*Exercise description*: Search the records for the string "successive", then copy each line where it appears.

*Records*:

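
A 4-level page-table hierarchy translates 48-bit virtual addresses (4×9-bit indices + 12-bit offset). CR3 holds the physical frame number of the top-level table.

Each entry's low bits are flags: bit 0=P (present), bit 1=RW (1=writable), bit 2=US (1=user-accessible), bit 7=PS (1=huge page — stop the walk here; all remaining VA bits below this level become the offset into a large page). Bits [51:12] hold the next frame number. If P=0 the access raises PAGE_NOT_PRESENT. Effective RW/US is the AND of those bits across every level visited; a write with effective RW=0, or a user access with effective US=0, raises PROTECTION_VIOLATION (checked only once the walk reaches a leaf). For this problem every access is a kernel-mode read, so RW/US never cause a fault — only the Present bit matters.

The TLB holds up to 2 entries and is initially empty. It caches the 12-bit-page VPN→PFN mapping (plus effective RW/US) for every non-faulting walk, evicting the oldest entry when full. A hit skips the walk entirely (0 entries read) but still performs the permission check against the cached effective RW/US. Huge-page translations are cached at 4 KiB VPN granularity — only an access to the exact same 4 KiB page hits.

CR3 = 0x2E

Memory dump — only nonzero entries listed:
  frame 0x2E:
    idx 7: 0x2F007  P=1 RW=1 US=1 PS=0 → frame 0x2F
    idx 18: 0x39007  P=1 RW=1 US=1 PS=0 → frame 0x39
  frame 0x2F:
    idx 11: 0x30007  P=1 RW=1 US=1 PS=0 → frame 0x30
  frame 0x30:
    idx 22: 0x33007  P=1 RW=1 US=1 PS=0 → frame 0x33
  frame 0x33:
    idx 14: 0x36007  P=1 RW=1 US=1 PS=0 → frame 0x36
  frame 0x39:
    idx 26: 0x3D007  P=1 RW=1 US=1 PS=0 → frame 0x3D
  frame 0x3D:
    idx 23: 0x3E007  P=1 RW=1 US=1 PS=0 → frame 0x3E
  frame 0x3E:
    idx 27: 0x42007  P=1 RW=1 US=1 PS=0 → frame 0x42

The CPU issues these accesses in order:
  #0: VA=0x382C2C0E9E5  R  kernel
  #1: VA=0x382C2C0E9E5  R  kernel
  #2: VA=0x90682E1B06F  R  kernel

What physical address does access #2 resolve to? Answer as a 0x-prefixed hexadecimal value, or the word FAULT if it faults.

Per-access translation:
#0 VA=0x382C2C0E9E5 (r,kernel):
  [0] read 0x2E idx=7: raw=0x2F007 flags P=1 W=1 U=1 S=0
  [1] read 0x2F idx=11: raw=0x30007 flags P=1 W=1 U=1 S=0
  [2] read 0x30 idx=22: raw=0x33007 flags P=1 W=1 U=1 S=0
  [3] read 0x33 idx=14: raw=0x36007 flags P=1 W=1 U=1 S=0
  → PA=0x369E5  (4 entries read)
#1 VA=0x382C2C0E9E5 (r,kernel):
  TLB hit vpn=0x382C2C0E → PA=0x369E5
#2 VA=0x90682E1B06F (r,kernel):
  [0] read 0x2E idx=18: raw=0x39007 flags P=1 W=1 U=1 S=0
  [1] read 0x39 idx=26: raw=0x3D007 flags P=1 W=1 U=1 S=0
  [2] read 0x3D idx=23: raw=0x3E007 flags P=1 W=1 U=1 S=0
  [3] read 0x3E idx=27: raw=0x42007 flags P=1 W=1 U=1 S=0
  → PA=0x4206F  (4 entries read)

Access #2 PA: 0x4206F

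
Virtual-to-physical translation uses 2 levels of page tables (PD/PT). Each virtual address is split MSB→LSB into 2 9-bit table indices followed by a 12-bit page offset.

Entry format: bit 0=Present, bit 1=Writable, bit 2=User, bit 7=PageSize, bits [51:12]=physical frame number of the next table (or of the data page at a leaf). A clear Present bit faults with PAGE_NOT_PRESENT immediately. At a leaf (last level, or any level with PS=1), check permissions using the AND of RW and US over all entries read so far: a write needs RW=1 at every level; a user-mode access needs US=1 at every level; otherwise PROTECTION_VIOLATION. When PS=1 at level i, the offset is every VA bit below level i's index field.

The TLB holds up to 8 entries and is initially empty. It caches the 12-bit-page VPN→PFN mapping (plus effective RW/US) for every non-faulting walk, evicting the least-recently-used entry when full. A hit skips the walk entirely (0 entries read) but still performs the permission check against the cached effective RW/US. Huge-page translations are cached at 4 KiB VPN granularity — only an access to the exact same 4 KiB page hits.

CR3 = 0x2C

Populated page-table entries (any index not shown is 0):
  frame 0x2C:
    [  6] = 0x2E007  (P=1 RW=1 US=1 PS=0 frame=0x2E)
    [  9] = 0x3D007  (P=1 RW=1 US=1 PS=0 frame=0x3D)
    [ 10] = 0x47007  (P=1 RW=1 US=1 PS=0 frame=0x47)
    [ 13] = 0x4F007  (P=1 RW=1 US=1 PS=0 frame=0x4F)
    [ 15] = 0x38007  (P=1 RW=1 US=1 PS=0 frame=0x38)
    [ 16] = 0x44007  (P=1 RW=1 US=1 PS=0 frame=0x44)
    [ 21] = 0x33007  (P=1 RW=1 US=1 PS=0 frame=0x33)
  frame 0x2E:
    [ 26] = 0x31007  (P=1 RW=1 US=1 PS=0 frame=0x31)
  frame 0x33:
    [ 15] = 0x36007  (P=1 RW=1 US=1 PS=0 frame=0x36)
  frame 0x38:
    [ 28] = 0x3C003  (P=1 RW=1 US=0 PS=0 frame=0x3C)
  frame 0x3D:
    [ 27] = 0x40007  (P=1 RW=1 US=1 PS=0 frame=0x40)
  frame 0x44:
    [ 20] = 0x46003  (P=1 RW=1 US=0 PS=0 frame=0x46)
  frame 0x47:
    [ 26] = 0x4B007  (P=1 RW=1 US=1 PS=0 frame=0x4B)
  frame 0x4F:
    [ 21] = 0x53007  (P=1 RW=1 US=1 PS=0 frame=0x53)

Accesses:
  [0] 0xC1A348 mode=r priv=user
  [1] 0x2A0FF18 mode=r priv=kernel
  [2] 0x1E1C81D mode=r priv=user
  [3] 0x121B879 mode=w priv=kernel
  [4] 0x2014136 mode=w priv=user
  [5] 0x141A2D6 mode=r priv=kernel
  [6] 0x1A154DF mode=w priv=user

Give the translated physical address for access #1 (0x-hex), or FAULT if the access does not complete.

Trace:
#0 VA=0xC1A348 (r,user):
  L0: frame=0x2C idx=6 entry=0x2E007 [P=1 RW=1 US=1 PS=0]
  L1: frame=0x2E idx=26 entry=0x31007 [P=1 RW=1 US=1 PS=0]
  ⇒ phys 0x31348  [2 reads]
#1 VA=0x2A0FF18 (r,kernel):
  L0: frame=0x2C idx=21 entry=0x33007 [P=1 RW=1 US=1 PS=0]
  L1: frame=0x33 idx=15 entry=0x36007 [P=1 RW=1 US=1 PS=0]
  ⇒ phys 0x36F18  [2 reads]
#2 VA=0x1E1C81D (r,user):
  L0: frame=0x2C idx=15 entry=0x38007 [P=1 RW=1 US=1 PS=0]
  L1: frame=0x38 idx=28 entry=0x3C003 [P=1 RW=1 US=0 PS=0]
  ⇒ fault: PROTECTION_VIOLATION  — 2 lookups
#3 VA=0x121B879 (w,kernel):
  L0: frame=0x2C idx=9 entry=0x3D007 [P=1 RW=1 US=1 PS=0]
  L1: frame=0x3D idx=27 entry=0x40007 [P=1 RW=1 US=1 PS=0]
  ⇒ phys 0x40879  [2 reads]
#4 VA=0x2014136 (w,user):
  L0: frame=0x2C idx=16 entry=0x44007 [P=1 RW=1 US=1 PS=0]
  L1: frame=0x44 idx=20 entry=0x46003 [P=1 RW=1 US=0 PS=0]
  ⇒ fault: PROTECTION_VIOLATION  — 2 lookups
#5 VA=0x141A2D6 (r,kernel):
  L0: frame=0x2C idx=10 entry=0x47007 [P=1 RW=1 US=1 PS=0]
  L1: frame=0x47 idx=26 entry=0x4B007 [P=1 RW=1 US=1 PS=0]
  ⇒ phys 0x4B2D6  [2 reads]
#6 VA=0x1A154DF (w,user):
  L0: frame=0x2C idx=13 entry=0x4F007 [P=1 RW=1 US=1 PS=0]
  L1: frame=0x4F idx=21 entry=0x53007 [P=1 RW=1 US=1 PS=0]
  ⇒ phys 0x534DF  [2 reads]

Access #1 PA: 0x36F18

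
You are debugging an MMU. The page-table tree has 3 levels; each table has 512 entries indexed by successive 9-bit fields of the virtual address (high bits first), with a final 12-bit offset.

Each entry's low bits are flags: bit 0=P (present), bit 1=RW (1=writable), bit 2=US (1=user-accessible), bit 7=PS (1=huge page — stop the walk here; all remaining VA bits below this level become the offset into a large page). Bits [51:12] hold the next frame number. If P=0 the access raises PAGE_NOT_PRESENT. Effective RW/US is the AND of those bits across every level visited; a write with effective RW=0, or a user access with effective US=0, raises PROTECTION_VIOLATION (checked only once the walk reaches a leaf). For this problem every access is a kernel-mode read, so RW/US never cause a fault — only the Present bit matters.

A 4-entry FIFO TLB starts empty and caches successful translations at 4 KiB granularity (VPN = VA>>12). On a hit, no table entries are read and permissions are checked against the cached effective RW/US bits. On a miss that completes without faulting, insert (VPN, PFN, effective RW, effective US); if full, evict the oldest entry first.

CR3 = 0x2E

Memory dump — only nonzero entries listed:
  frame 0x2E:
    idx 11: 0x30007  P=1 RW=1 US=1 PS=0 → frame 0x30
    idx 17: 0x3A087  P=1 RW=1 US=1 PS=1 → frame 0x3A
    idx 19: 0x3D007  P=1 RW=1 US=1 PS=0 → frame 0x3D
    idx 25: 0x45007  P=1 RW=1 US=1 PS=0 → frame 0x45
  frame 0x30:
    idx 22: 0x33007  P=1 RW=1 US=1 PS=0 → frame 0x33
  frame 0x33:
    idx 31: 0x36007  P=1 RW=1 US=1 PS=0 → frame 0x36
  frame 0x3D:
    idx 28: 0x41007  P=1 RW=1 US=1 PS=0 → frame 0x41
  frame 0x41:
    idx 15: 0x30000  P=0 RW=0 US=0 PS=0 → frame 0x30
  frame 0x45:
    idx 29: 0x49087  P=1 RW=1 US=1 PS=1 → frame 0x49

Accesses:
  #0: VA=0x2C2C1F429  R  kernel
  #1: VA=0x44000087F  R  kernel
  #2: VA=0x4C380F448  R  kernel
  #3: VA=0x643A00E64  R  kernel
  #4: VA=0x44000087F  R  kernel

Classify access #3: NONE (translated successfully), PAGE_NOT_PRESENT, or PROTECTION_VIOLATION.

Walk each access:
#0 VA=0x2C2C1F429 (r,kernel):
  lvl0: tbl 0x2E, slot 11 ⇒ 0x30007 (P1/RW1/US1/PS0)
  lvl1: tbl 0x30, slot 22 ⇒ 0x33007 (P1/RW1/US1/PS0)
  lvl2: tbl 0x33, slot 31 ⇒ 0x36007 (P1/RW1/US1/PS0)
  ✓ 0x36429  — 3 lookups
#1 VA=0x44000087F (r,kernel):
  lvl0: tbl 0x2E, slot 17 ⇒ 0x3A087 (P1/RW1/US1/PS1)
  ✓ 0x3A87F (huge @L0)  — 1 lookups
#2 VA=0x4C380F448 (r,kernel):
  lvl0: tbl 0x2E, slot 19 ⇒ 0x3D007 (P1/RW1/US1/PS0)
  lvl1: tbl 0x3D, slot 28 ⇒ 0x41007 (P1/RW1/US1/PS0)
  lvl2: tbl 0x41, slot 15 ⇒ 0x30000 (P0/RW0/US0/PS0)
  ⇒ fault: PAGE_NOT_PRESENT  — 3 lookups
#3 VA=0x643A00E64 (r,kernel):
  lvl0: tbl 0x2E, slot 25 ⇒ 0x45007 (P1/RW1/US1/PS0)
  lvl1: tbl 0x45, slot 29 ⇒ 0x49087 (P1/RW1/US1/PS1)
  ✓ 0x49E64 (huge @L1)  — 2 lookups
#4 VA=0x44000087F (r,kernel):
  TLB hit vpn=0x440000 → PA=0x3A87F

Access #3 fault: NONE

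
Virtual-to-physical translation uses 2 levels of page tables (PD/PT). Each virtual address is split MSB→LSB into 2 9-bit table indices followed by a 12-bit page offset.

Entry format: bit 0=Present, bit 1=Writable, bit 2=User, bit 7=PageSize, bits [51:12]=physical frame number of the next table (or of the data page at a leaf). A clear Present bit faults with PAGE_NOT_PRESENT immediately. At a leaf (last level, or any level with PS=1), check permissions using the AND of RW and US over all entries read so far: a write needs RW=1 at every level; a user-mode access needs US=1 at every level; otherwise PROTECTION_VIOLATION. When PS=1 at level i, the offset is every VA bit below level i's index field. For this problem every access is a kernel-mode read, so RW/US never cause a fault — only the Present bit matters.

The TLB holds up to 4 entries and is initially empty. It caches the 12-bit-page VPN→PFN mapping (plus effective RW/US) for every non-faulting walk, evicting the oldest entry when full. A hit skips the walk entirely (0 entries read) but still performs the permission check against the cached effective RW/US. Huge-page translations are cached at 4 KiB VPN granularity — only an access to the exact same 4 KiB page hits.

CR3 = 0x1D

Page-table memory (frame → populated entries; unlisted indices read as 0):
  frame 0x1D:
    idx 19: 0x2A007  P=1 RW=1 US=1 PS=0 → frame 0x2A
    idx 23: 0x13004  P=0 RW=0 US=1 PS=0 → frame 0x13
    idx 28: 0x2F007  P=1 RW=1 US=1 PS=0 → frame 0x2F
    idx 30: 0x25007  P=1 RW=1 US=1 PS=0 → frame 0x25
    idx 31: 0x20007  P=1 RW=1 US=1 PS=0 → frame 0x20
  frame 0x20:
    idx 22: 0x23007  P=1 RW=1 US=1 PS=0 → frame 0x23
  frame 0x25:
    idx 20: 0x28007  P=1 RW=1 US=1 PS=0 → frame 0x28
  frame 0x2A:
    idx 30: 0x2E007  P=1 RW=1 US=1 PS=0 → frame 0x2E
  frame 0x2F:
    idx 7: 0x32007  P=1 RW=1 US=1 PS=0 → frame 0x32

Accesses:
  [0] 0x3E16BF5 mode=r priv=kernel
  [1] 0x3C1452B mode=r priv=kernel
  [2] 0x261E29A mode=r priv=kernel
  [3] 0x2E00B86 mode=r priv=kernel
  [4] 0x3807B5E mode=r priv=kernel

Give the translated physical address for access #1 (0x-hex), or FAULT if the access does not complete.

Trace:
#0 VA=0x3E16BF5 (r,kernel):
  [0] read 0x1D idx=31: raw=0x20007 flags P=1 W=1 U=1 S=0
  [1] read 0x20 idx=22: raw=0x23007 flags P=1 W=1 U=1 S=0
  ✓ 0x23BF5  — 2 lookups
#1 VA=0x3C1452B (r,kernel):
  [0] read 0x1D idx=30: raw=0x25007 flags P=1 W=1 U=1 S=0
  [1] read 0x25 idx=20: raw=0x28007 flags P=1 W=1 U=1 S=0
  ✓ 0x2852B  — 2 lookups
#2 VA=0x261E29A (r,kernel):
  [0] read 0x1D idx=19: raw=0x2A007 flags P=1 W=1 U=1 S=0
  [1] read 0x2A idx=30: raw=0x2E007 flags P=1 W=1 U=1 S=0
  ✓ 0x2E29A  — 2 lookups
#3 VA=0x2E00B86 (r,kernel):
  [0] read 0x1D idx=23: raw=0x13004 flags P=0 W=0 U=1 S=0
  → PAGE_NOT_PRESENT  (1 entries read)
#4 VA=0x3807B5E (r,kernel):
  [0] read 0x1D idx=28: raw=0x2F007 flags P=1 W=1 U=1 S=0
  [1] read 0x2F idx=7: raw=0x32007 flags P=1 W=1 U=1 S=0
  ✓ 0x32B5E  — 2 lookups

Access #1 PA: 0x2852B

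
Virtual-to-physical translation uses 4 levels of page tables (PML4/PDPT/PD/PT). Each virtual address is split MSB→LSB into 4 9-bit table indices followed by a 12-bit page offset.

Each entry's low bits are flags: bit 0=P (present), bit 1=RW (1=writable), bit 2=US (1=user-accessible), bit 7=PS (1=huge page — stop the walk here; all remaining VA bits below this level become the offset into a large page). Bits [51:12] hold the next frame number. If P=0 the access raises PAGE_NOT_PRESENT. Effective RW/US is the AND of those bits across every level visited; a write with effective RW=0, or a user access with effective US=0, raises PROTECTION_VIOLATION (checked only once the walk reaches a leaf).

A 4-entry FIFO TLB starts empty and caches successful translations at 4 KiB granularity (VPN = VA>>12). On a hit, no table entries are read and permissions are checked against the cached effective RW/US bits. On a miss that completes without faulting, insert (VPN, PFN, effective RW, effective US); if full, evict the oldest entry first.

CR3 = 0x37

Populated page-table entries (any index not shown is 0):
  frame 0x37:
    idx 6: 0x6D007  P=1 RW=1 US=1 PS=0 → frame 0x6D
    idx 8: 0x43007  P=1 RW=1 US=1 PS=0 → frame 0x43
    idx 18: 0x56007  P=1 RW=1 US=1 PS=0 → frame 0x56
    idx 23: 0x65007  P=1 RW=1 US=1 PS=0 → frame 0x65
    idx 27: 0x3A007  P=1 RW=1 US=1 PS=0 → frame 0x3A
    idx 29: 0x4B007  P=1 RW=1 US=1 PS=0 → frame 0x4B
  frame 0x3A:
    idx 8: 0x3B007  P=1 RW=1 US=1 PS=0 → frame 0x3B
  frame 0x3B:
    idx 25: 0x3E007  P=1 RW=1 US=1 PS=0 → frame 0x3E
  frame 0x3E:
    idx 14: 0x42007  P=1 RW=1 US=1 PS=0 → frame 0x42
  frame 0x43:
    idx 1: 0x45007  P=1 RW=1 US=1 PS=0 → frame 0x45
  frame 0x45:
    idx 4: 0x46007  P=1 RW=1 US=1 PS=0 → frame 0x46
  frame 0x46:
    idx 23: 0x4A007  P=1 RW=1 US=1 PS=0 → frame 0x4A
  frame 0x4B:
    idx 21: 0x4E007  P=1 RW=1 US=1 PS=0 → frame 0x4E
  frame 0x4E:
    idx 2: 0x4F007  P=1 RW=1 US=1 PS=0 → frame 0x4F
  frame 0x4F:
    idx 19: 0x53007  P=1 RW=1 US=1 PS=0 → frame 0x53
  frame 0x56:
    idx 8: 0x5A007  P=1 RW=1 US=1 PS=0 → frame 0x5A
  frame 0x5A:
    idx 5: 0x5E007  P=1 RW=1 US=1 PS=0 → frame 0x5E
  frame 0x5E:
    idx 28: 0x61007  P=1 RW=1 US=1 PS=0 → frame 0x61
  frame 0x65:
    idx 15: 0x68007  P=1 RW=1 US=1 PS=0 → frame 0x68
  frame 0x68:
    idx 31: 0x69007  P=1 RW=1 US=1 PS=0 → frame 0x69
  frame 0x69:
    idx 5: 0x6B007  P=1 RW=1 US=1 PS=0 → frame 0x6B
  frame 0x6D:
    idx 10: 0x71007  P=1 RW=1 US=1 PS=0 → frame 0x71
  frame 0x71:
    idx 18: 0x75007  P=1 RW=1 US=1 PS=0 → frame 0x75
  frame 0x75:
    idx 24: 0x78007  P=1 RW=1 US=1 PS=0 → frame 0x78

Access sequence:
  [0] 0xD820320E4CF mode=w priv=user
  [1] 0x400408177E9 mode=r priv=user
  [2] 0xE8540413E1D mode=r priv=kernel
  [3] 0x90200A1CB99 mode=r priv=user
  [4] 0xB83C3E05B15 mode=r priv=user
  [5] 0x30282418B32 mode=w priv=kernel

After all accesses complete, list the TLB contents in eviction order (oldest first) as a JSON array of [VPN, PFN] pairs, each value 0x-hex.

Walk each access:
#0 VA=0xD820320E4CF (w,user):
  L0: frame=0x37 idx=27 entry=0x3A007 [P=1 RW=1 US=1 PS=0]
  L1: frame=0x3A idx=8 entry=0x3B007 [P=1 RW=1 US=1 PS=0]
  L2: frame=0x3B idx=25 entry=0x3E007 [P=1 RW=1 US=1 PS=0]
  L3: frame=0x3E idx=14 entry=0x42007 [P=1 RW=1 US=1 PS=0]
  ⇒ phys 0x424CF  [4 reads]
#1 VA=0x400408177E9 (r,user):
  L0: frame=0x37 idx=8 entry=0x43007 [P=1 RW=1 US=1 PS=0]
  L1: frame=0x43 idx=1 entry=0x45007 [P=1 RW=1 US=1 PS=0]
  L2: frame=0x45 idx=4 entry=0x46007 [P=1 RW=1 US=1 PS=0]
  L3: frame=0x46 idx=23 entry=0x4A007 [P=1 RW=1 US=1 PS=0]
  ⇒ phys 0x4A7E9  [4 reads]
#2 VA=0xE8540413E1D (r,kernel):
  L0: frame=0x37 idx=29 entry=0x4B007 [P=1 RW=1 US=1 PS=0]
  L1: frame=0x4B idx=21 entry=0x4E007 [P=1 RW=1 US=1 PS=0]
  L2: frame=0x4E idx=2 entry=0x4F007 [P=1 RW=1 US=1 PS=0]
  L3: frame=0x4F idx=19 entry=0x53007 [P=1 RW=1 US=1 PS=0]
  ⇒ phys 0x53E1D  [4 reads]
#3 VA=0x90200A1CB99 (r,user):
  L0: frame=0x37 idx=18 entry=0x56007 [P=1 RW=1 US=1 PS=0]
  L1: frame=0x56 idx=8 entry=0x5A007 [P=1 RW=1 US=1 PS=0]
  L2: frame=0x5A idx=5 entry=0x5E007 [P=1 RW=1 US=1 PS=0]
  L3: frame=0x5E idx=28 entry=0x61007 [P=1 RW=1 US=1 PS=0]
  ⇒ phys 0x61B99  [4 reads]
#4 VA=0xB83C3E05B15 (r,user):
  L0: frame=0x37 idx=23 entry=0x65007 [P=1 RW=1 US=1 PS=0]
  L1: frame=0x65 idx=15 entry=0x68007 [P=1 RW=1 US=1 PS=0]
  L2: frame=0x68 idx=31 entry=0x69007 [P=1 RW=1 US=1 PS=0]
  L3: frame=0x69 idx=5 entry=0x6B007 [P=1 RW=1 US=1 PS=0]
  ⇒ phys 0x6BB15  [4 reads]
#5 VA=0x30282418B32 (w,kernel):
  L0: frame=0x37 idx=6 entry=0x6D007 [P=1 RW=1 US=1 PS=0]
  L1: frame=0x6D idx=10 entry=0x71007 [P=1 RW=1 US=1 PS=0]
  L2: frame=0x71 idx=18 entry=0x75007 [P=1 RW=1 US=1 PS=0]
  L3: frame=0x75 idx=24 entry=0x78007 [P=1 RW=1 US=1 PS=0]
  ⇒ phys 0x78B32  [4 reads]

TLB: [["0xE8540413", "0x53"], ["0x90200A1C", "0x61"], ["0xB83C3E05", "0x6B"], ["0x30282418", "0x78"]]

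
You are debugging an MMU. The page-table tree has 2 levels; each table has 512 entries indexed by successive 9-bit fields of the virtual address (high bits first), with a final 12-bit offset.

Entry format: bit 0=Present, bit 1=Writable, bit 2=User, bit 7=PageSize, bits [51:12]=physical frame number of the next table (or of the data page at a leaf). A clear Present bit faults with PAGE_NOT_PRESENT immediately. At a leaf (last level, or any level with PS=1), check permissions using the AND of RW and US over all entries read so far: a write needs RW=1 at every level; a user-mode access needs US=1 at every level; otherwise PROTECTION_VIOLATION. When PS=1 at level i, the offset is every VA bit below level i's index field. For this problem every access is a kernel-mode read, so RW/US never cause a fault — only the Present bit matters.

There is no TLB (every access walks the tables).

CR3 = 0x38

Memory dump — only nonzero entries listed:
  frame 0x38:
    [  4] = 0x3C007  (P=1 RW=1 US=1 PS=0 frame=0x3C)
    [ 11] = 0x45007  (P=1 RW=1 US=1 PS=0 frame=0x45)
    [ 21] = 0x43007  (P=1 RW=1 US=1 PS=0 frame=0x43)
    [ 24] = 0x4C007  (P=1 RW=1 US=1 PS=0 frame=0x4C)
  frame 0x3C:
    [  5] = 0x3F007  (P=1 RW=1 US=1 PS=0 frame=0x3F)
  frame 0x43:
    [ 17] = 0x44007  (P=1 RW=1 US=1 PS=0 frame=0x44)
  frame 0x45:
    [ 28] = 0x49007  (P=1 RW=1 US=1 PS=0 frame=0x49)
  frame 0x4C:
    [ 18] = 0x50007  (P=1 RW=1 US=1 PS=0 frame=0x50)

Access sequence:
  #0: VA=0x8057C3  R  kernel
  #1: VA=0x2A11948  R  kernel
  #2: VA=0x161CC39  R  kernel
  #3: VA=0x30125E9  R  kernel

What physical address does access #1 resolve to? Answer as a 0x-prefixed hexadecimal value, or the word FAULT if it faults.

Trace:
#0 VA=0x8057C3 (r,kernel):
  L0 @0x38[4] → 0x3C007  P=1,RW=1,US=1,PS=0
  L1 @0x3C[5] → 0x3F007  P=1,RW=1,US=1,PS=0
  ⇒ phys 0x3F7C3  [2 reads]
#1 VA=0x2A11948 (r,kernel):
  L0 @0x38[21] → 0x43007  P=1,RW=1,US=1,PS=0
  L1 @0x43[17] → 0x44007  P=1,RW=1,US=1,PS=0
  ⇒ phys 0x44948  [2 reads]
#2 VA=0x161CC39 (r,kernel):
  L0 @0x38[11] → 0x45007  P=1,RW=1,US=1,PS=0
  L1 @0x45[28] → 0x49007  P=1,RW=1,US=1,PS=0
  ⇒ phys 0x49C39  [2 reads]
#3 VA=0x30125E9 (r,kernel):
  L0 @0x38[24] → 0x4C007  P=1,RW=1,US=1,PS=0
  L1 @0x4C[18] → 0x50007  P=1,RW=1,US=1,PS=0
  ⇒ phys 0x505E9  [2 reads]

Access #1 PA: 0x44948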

*Worked solution*:
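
You are debugging an MMU. The page-table tree has 3 levels; each table has 512 entries indexed by successive 9-bit fields of the virtual address (high bits first), with a final 12-bit offset.
You are debugging an MMU. The page-table tree has 2 levels; each table has 512 entries indexed by successive 9-bit fields of the virtual address (high bits first), with a final 12-bit offset.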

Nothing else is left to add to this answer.